EXERCISE GOAL -
Please copy out the entries below exactly, beginning with the line that contains "Let b, f, k, l, m, u, v" and ending with the line that contains "Proof: Because f", and include nothing outside that span.

═══ DATA SUPPLIED

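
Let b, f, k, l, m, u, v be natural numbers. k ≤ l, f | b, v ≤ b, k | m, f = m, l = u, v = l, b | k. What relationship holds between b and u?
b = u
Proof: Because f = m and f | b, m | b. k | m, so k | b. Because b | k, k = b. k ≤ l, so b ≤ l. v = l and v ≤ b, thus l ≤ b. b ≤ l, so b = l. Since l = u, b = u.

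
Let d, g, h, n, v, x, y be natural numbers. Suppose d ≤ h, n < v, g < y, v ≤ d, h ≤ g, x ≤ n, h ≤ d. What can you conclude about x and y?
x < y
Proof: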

══════
═══ DATA SUPPLIED

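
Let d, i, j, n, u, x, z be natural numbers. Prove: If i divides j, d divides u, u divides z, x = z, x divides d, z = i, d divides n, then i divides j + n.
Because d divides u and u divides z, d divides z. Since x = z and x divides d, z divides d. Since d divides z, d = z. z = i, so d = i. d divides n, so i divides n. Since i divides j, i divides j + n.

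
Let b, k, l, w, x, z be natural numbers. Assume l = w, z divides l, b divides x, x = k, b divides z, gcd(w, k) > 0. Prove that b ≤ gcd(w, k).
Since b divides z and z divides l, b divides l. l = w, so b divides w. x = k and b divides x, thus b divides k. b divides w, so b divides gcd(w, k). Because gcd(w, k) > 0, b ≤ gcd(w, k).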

══════

REPLY -
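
Let b, f, k, l, m, u, v be natural numbers. k ≤ l, f | b, v ≤ b, k | m, f = m, l = u, v = l, b | k. What relationship holds between b and u?
b = u
Proof: Because f = m and f | b, m | b. k | m, so k | b. Because b | k, k = b. k ≤ l, so b ≤ l. v = l and v ≤ b, thus l ≤ b. b ≤ l, so b = l. Since l = u, b = u.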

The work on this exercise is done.